[Dataset entries]
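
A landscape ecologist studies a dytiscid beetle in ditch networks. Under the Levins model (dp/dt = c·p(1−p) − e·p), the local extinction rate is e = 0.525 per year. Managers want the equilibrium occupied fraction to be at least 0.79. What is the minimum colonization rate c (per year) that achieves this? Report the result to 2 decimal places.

p* = 1 − e/c ≥ 0.79 requires e/c ≤ 0.2100, i.e. c ≥ e/0.2100.
c_min = 0.525/0.2100 = 2.5000.

2.50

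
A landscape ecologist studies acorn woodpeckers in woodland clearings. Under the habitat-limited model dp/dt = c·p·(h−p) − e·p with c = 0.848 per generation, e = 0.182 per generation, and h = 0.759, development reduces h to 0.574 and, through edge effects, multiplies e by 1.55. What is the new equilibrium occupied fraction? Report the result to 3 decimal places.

Before: p* = h − e/c = 0.759 − 0.182/0.848 = 0.759 − 0.2146 = 0.5444.
After: c = 0.848, e = 0.2821, h = 0.574; p* = 0.574 − 0.2821/0.848 = 0.2413.

0.241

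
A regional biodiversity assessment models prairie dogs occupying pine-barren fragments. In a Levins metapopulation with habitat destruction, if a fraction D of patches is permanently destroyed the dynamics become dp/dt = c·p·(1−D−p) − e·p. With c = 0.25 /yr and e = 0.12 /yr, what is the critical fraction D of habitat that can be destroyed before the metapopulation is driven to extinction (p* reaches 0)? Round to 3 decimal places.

The nontrivial equilibrium is p* = (1−D) − e/c; extinction occurs when this hits zero.
So D_crit = 1 − e/c = 1 − 0.12/0.25 = 1 − 0.4800 = 0.5200.
This equals the undisturbed p*, a classic result of Lande's extension.

0.520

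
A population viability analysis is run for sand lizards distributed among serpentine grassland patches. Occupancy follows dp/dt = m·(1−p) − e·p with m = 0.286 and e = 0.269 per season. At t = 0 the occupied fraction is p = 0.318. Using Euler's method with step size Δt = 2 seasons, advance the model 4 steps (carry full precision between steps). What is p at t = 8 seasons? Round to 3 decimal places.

Update rule: p ← p + [m·(1−p) − e·p]·Δt with Δt = 2.
  1  |  dp/dt·Δt = +0.219020  |  p_1 = 0.537020
  2  |  dp/dt·Δt = -0.024092  |  p_2 = 0.512928
  3  |  dp/dt·Δt = +0.002650  |  p_3 = 0.515578
  4  |  dp/dt·Δt = -0.000292  |  p_4 = 0.515286

0.515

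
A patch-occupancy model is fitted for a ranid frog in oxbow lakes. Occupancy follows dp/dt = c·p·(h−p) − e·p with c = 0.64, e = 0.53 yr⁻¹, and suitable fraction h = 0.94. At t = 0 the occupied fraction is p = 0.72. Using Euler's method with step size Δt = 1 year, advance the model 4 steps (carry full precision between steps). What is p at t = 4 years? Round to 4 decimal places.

Update rule: p ← p + [c·p·(h−p) − e·p]·Δt with Δt = 1.
p: 0.72000 → 0.43978  (Δp = -0.28022)
p: 0.43978 → 0.34749  (Δp = -0.09229)
p: 0.34749 → 0.29509  (Δp = -0.05240)
p: 0.29509 → 0.26049  (Δp = -0.03460)

0.2605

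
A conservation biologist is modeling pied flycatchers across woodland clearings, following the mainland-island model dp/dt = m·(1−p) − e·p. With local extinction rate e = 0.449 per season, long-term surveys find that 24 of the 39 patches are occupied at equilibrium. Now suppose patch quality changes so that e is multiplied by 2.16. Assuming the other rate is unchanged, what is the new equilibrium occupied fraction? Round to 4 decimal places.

Observed p* = 24/39 = 0.61538.
Balance m(1−p*) = e·p* gives m = e·p*/(1−p*) = 0.449×0.61538/0.38462 = 0.71839.
New p* = m/(m+e) = 0.71839/(0.71839+0.96984) = 0.42553.

0.4255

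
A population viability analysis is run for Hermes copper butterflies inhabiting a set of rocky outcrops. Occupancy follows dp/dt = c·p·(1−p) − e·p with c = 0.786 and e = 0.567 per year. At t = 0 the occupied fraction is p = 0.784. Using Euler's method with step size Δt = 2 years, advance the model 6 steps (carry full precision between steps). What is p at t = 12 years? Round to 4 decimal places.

0.2634

Update rule: p ← p + [c·p·(1−p) − e·p]·Δt with Δt = 2.
t = 2: p = 0.78400 + (-0.62285) = 0.16115
t = 4: p = 0.16115 + (+0.02976) = 0.19091
t = 6: p = 0.19091 + (+0.02632) = 0.21724
t = 8: p = 0.21724 + (+0.02096) = 0.23820
t = 10: p = 0.23820 + (+0.01514) = 0.25334
t = 12: p = 0.25334 + (+0.01007) = 0.26341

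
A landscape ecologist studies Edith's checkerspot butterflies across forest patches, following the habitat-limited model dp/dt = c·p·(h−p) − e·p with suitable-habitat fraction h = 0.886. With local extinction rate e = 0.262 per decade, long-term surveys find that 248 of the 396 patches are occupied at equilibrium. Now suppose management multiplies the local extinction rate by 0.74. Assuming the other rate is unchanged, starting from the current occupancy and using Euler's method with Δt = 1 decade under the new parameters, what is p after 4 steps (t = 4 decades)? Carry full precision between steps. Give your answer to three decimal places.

0.693

Observed p* = 248/396 = 0.62626.
Balance c(h−p*) = e gives c = e/(0.886 − 0.62626) = 0.262/0.25974 = 1.00871.
Starting from p₀ = 0.62626; update p ← p + (dp/dt)·Δt with the new parameters.
t = 1: p = 0.62626 + (+0.04266) = 0.66892
t = 2: p = 0.66892 + (+0.01678) = 0.68571
t = 3: p = 0.68571 + (+0.00560) = 0.69130
t = 4: p = 0.69130 + (+0.00174) = 0.69304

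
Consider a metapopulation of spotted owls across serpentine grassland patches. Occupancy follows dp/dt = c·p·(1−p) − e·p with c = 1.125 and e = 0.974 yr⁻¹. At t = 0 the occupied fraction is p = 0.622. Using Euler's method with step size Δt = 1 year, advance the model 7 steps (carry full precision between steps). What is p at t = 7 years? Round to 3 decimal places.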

> _What you need to do_
Make an exact copy of every line in the data.

> _Answer for this exercise_
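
A landscape ecologist studies a dytiscid beetle in ditch networks. Under the Levins model (dp/dt = c·p(1−p) − e·p), the local extinction rate is e = 0.525 per year. Managers want the equilibrium occupied fraction to be at least 0.79. What is the minimum colonization rate c (per year) that achieves this? Report the result to 2 decimal places.

p* = 1 − e/c ≥ 0.79 requires e/c ≤ 0.2100, i.e. c ≥ e/0.2100.
c_min = 0.525/0.2100 = 2.5000.

2.50

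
A landscape ecologist studies acorn woodpeckers in woodland clearings. Under the habitat-limited model dp/dt = c·p·(h−p) − e·p with c = 0.848 per generation, e = 0.182 per generation, and h = 0.759, development reduces h to 0.574 and, through edge effects, multiplies e by 1.55. What is the new equilibrium occupied fraction? Report the result to 3 decimal places.

Before: p* = h − e/c = 0.759 − 0.182/0.848 = 0.759 − 0.2146 = 0.5444.
After: c = 0.848, e = 0.2821, h = 0.574; p* = 0.574 − 0.2821/0.848 = 0.2413.

0.241

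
A regional biodiversity assessment models prairie dogs occupying pine-barren fragments. In a Levins metapopulation with habitat destruction, if a fraction D of patches is permanently destroyed the dynamics become dp/dt = c·p·(1−D−p) − e·p. With c = 0.25 /yr and e = 0.12 /yr, what is the critical fraction D of habitat that can be destroyed before the metapopulation is driven to extinction (p* reaches 0)? Round to 3 decimal places.

The nontrivial equilibrium is p* = (1−D) − e/c; extinction occurs when this hits zero.
So D_crit = 1 − e/c = 1 − 0.12/0.25 = 1 − 0.4800 = 0.5200.
This equals the undisturbed p*, a classic result of Lande's extension.

0.520

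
A population viability analysis is run for sand lizards distributed among serpentine grassland patches. Occupancy follows dp/dt = m·(1−p) − e·p with m = 0.286 and e = 0.269 per season. At t = 0 the occupied fraction is p = 0.318. Using Euler's method with step size Δt = 2 seasons, advance the model 4 steps (carry full precision between steps). What is p at t = 8 seasons? Round to 3 decimal places.

Update rule: p ← p + [m·(1−p) − e·p]·Δt with Δt = 2.
  1  |  dp/dt·Δt = +0.219020  |  p_1 = 0.537020
  2  |  dp/dt·Δt = -0.024092  |  p_2 = 0.512928
  3  |  dp/dt·Δt = +0.002650  |  p_3 = 0.515578
  4  |  dp/dt·Δt = -0.000292  |  p_4 = 0.515286

0.515

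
A patch-occupancy model is fitted for a ranid frog in oxbow lakes. Occupancy follows dp/dt = c·p·(h−p) − e·p with c = 0.64, e = 0.53 yr⁻¹, and suitable fraction h = 0.94. At t = 0 the occupied fraction is p = 0.72. Using Euler's method with step size Δt = 1 year, advance the model 4 steps (carry full precision between steps). What is p at t = 4 years? Round to 4 decimal places.

Update rule: p ← p + [c·p·(h−p) − e·p]·Δt with Δt = 1.
p: 0.72000 → 0.43978  (Δp = -0.28022)
p: 0.43978 → 0.34749  (Δp = -0.09229)
p: 0.34749 → 0.29509  (Δp = -0.05240)
p: 0.29509 → 0.26049  (Δp = -0.03460)

0.2605

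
A conservation biologist is modeling pied flycatchers across woodland clearings, following the mainland-island model dp/dt = m·(1−p) − e·p. With local extinction rate e = 0.449 per season, long-term surveys find that 24 of the 39 patches are occupied at equilibrium. Now suppose patch quality changes so that e is multiplied by 2.16. Assuming the other rate is unchanged, what is the new equilibrium occupied fraction? Round to 4 decimal places.

Observed p* = 24/39 = 0.61538.
Balance m(1−p*) = e·p* gives m = e·p*/(1−p*) = 0.449×0.61538/0.38462 = 0.71839.
New p* = m/(m+e) = 0.71839/(0.71839+0.96984) = 0.42553.

0.4255

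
A population viability analysis is run for Hermes copper butterflies inhabiting a set of rocky outcrops. Occupancy follows dp/dt = c·p·(1−p) − e·p with c = 0.786 and e = 0.567 per year. At t = 0 the occupied fraction is p = 0.784. Using Euler's method with step size Δt = 2 years, advance the model 6 steps (carry full precision between steps). What is p at t = 12 years? Round to 4 decimal places.

0.2634

Update rule: p ← p + [c·p·(1−p) − e·p]·Δt with Δt = 2.
t = 2: p = 0.78400 + (-0.62285) = 0.16115
t = 4: p = 0.16115 + (+0.02976) = 0.19091
t = 6: p = 0.19091 + (+0.02632) = 0.21724
t = 8: p = 0.21724 + (+0.02096) = 0.23820
t = 10: p = 0.23820 + (+0.01514) = 0.25334
t = 12: p = 0.25334 + (+0.01007) = 0.26341

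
A landscape ecologist studies Edith's checkerspot butterflies across forest patches, following the habitat-limited model dp/dt = c·p·(h−p) − e·p with suitable-habitat fraction h = 0.886. With local extinction rate e = 0.262 per decade, long-term surveys find that 248 of the 396 patches are occupied at equilibrium. Now suppose management multiplies the local extinction rate by 0.74. Assuming the other rate is unchanged, starting from the current occupancy and using Euler's method with Δt = 1 decade under the new parameters, what is p after 4 steps (t = 4 decades)? Carry full precision between steps. Give your answer to three decimal places.

0.693

Observed p* = 248/396 = 0.62626.
Balance c(h−p*) = e gives c = e/(0.886 − 0.62626) = 0.262/0.25974 = 1.00871.
Starting from p₀ = 0.62626; update p ← p + (dp/dt)·Δt with the new parameters.
t = 1: p = 0.62626 + (+0.04266) = 0.66892
t = 2: p = 0.66892 + (+0.01678) = 0.68571
t = 3: p = 0.68571 + (+0.00560) = 0.69130
t = 4: p = 0.69130 + (+0.00174) = 0.69304

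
Consider a metapopulation of spotted owls across serpentine grassland patches. Occupancy follows dp/dt = c·p·(1−p) − e·p with c = 1.125 and e = 0.974 yr⁻¹. At t = 0 the occupied fraction is p = 0.622. Using Euler's method with step size Δt = 1 year, advance the model 7 steps (carry full precision between steps). What is p at t = 7 years? Round to 3 decimal places.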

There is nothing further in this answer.